> _Listed records_:
╭──
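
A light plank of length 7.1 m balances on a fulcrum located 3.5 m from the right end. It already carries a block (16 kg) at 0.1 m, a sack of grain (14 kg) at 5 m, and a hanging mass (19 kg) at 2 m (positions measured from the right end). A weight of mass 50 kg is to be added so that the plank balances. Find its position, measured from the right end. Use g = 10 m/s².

x ≈ 4.74 m from the right end

Sum moments about the fulcrum (at 3.5 m from the right end) (the support reaction has zero arm there).
Block: 16 × 10 = 160 N down at 0.1 m → arm 3.4 m, τ = 160 × 3.4 = 544 N·m clockwise.
Sack of grain: 14 × 10 = 140 N down at 5 m → arm 1.5 m, τ = 140 × 1.5 = 210 N·m counterclockwise.
Hanging mass: 19 × 10 = 190 N down at 2 m → arm 1.5 m, τ = 190 × 1.5 = 285 N·m clockwise.
Net moment of existing loads = 619 N·m clockwise.
The weight weighs 50 × 10 = 500 N and must supply an equal counterclockwise moment, so its lever arm about the fulcrum is 619 / 500 = 1.24 m.
That puts it at 3.5 + 1.24 = 4.74 m from the right end.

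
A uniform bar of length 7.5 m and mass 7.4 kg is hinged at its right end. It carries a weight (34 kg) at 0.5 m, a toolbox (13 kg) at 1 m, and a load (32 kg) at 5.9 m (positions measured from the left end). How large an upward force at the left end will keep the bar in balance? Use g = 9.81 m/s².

About the right end:
Beam weight: 7.4 × 9.81 = 72.59 N down at 3.75 m → arm 3.75 m, τ = 72.59 × 3.75 = 272.2 N·m counterclockwise.
Weight: 34 × 9.81 = 333.5 N down at 0.5 m → arm 7 m, τ = 333.5 × 7 = 2334 N·m counterclockwise.
Toolbox: 13 × 9.81 = 127.5 N down at 1 m → arm 6.5 m, τ = 127.5 × 6.5 = 828.8 N·m counterclockwise.
Load: 32 × 9.81 = 313.9 N down at 5.9 m → arm 1.6 m, τ = 313.9 × 1.6 = 502.2 N·m counterclockwise.
Net moment of the loads = 3937 N·m counterclockwise.
The upward force F acts at the left end, arm 7.5 m, giving F × 7.5 clockwise.
Setting net torque to zero: F × 7.5 = 3937 → F = 3937 / 7.5 = 525 N.

F ≈ 525 N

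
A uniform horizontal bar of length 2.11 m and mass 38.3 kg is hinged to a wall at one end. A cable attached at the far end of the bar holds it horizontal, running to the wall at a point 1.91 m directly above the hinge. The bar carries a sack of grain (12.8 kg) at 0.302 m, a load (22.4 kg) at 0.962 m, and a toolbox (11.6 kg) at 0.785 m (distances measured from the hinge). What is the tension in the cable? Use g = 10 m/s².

T ≈ 529 N

Take moments about the hinge.
Beam weight: 38.3 × 10 = 383 N down at 1.055 m → arm 1.055 m, τ = 383 × 1.055 = 404.1 N·m clockwise.
Sack of grain: 12.8 × 10 = 128 N down at 0.302 m → arm 0.302 m, τ = 128 × 0.302 = 38.66 N·m clockwise.
Load: 22.4 × 10 = 224 N down at 0.962 m → arm 0.962 m, τ = 224 × 0.962 = 215.5 N·m clockwise.
Toolbox: 11.6 × 10 = 116 N down at 0.785 m → arm 0.785 m, τ = 116 × 0.785 = 91.06 N·m clockwise.
Total clockwise load moment = 749.3 N·m.
The cable tension T acts at 2.11 m; only its component perpendicular to the bar, T sinθ, produces torque. sinθ = h/√(h²+d²) = 1.91/√(1.91²+2.11²) = 0.6711.
For rotational equilibrium, T × 2.11 × 0.6711 = 749.3, so T = 749.3 / 1.416 = 529 N.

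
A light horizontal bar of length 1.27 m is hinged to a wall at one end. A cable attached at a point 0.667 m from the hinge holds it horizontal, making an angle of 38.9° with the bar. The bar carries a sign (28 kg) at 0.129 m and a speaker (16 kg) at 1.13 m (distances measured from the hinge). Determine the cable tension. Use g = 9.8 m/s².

Taking torques about the hinge:
Sign: 28 × 9.8 = 274.4 N down at 0.129 m → arm 0.129 m, τ = 274.4 × 0.129 = 35.4 N·m clockwise.
Speaker: 16 × 9.8 = 156.8 N down at 1.13 m → arm 1.13 m, τ = 156.8 × 1.13 = 177.2 N·m clockwise.
Total clockwise load moment = 212.6 N·m.
The cable tension T acts at 0.667 m; only its component perpendicular to the bar, T sinθ, produces torque. sin 38.9° = 0.628.
Balancing moments: T × 0.667 × 0.628 = 212.6, giving T = 212.6 / 0.4189 = 508 N.

T ≈ 508 N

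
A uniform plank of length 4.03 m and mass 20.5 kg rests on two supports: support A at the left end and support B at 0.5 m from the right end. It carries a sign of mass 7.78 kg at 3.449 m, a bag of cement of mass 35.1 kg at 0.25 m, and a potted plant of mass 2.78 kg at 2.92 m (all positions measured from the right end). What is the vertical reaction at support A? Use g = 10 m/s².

R_A ≈ 147 N

About support B:
Beam weight: 20.5 × 10 = 205 N down at 2.015 m → arm 1.515 m, τ = 205 × 1.515 = 310.6 N·m counterclockwise.
Sign: 7.78 × 10 = 77.8 N down at 3.449 m → arm 2.949 m, τ = 77.8 × 2.949 = 229.4 N·m counterclockwise.
Bag of cement: 35.1 × 10 = 351 N down at 0.25 m → arm 0.25 m, τ = 351 × 0.25 = 87.75 N·m clockwise.
Potted plant: 2.78 × 10 = 27.8 N down at 2.92 m → arm 2.42 m, τ = 27.8 × 2.42 = 67.28 N·m counterclockwise.
Net load moment about support B = 519.5 N·m counterclockwise.
Reaction R at support A is upward at 4.03 m, arm 3.53 m → moment R × 3.53 clockwise.
For rotational equilibrium, R × 3.53 = 519.5, so R = 147 N.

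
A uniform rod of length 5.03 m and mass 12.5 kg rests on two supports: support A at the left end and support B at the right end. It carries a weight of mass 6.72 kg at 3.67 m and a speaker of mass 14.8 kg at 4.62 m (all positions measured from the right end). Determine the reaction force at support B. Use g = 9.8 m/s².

Sum moments about support A (its reaction then has zero moment arm).
Beam weight: 12.5 × 9.8 = 122.5 N down at 2.515 m → arm 2.515 m, τ = 122.5 × 2.515 = 308.1 N·m clockwise.
Weight: 6.72 × 9.8 = 65.86 N down at 3.67 m → arm 1.36 m, τ = 65.86 × 1.36 = 89.57 N·m clockwise.
Speaker: 14.8 × 9.8 = 145 N down at 4.62 m → arm 0.41 m, τ = 145 × 0.41 = 59.45 N·m clockwise.
Net load moment about support A = 457.1 N·m clockwise.
Reaction R at support B is upward at 0 m, arm 5.03 m → moment R × 5.03 counterclockwise.
For rotational equilibrium, R × 5.03 = 457.1, so R = 90.9 N.

R_B ≈ 90.9 N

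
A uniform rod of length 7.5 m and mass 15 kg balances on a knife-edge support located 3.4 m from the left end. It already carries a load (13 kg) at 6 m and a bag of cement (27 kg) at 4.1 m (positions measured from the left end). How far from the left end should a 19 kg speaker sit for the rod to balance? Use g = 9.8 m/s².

Choose the knife-edge support (at 3.4 m from the left end) as the axis so the support reaction has zero arm there.
Beam weight: 15 × 9.8 = 147 N down at 3.75 m → arm 0.35 m, τ = 147 × 0.35 = 51.45 N·m clockwise.
Load: 13 × 9.8 = 127.4 N down at 6 m → arm 2.6 m, τ = 127.4 × 2.6 = 331.2 N·m clockwise.
Bag of cement: 27 × 9.8 = 264.6 N down at 4.1 m → arm 0.7 m, τ = 264.6 × 0.7 = 185.2 N·m clockwise.
Net moment of existing loads = 567.8 N·m clockwise.
The speaker weighs 19 × 9.8 = 186.2 N and must supply an equal counterclockwise moment, so its lever arm about the knife-edge support is 567.8 / 186.2 = 3.05 m.
That puts it at 3.4 − 3.05 = 0.35 m from the left end.

x ≈ 0.35 m from the left end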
╰──
> _Exercise_: Write out, exactly as they appear, the lines from the one containing "A uniform rod of length 5.03" through the last line of the records above, both included, and nothing more.

> _Task result_:
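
A uniform rod of length 5.03 m and mass 12.5 kg rests on two supports: support A at the left end and support B at the right end. It carries a weight of mass 6.72 kg at 3.67 m and a speaker of mass 14.8 kg at 4.62 m (all positions measured from the right end). Determine the reaction force at support B. Use g = 9.8 m/s².

Sum moments about support A (its reaction then has zero moment arm).
Beam weight: 12.5 × 9.8 = 122.5 N down at 2.515 m → arm 2.515 m, τ = 122.5 × 2.515 = 308.1 N·m clockwise.
Weight: 6.72 × 9.8 = 65.86 N down at 3.67 m → arm 1.36 m, τ = 65.86 × 1.36 = 89.57 N·m clockwise.
Speaker: 14.8 × 9.8 = 145 N down at 4.62 m → arm 0.41 m, τ = 145 × 0.41 = 59.45 N·m clockwise.
Net load moment about support A = 457.1 N·m clockwise.
Reaction R at support B is upward at 0 m, arm 5.03 m → moment R × 5.03 counterclockwise.
For rotational equilibrium, R × 5.03 = 457.1, so R = 90.9 N.

R_B ≈ 90.9 N

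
A uniform rod of length 7.5 m and mass 15 kg balances on a knife-edge support located 3.4 m from the left end. It already carries a load (13 kg) at 6 m and a bag of cement (27 kg) at 4.1 m (positions measured from the left end). How far from the left end should a 19 kg speaker sit for the rod to balance? Use g = 9.8 m/s².

Choose the knife-edge support (at 3.4 m from the left end) as the axis so the support reaction has zero arm there.
Beam weight: 15 × 9.8 = 147 N down at 3.75 m → arm 0.35 m, τ = 147 × 0.35 = 51.45 N·m clockwise.
Load: 13 × 9.8 = 127.4 N down at 6 m → arm 2.6 m, τ = 127.4 × 2.6 = 331.2 N·m clockwise.
Bag of cement: 27 × 9.8 = 264.6 N down at 4.1 m → arm 0.7 m, τ = 264.6 × 0.7 = 185.2 N·m clockwise.
Net moment of existing loads = 567.8 N·m clockwise.
The speaker weighs 19 × 9.8 = 186.2 N and must supply an equal counterclockwise moment, so its lever arm about the knife-edge support is 567.8 / 186.2 = 3.05 m.
That puts it at 3.4 − 3.05 = 0.35 m from the left end.

x ≈ 0.35 m from the left end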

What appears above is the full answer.